**REQUIRED WORK:**
Starting at the top of the entries below, set down each line exactly as written, and stop after the line containing "with probability 9/10".

**DATA SHOWN:**

^^^^^^^^^^^^^^^^

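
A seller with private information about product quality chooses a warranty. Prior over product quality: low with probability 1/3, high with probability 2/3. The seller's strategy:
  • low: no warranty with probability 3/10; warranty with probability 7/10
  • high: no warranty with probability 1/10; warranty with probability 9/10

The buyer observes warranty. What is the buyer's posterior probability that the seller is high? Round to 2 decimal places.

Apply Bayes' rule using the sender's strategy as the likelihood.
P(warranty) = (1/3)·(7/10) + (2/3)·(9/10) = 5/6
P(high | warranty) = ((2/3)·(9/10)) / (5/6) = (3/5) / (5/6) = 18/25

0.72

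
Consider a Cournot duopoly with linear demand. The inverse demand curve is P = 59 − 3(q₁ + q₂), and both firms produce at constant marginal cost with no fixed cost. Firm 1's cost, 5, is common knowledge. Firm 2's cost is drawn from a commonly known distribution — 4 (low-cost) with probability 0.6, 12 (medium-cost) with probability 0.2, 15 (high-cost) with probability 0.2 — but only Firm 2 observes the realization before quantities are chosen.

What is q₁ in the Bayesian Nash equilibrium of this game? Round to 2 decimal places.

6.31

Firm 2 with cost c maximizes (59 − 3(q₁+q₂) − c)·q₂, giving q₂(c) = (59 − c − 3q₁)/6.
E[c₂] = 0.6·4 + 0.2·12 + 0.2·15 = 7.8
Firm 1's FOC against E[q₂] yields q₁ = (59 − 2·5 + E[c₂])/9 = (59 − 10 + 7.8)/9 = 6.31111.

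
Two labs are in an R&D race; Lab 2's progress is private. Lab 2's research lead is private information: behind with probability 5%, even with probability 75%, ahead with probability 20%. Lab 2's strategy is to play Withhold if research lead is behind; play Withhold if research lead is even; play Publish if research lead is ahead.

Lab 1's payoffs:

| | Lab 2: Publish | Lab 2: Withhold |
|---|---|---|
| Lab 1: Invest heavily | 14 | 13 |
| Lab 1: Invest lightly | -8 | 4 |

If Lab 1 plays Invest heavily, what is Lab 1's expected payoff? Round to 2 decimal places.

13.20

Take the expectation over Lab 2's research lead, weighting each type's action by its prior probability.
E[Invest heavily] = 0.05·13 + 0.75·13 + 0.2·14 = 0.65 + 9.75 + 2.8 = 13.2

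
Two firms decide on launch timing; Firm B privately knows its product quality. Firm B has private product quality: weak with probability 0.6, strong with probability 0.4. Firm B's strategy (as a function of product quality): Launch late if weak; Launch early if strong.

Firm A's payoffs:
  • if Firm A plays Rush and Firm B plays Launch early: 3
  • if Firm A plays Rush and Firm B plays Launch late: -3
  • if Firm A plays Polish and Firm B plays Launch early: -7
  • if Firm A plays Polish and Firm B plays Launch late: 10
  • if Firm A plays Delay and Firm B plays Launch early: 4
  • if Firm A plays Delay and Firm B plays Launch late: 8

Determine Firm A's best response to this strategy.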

^^^^^^^^^^^^^^^^

**ANSWER BELOW:**
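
A seller with private information about product quality chooses a warranty. Prior over product quality: low with probability 1/3, high with probability 2/3. The seller's strategy:
  • low: no warranty with probability 3/10; warranty with probability 7/10
  • high: no warranty with probability 1/10; warranty with probability 9/10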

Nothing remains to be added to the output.